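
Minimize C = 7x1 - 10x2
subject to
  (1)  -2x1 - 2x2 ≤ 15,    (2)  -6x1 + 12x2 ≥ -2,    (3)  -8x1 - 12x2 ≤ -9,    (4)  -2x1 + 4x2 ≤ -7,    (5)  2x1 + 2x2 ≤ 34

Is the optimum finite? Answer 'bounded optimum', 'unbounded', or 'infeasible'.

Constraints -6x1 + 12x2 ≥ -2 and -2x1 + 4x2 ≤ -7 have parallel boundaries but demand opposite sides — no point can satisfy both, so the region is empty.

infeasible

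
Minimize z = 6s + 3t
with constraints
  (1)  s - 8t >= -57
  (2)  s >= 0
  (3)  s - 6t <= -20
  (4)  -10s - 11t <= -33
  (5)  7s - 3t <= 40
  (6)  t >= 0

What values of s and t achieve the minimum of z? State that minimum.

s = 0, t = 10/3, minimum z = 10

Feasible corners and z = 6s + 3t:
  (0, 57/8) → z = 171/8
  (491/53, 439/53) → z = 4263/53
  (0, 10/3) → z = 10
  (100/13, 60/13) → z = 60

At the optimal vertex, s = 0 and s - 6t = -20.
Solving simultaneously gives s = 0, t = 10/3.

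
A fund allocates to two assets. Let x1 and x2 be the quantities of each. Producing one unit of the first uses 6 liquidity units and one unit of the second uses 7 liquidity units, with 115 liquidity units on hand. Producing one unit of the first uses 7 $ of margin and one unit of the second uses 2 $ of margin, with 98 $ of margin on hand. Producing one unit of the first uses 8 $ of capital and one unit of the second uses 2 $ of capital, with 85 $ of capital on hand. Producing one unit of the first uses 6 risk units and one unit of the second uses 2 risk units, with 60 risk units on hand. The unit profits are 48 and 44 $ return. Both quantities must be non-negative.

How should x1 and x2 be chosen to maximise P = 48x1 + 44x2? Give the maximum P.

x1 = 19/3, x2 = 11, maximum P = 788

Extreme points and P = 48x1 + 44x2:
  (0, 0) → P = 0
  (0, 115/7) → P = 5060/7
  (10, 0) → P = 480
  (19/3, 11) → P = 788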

- [Requirement]:
Would you output, from the records above, exactly the run of lines that starts at the line containing "with constraints" and ends at the line containing "A fund allocates", and only that run?

- [Your response]:
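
with constraints
  (1)  s - 8t >= -57
  (2)  s >= 0
  (3)  s - 6t <= -20
  (4)  -10s - 11t <= -33
  (5)  7s - 3t <= 40
  (6)  t >= 0

What values of s and t achieve the minimum of z? State that minimum.

s = 0, t = 10/3, minimum z = 10

Feasible corners and z = 6s + 3t:
  (0, 57/8) → z = 171/8
  (491/53, 439/53) → z = 4263/53
  (0, 10/3) → z = 10
  (100/13, 60/13) → z = 60

At the optimal vertex, s = 0 and s - 6t = -20.
Solving simultaneously gives s = 0, t = 10/3.

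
A fund allocates to two assets. Let x1 and x2 be the quantities of each. Producing one unit of the first uses 6 liquidity units and one unit of the second uses 7 liquidity units, with 115 liquidity units on hand. Producing one unit of the first uses 7 $ of margin and one unit of the second uses 2 $ of margin, with 98 $ of margin on hand. Producing one unit of the first uses 8 $ of capital and one unit of the second uses 2 $ of capital, with 85 $ of capital on hand. Producing one unit of the first uses 6 risk units and one unit of the second uses 2 risk units, with 60 risk units on hand. The unit profits are 48 and 44 $ return. Both quantities must be non-negative.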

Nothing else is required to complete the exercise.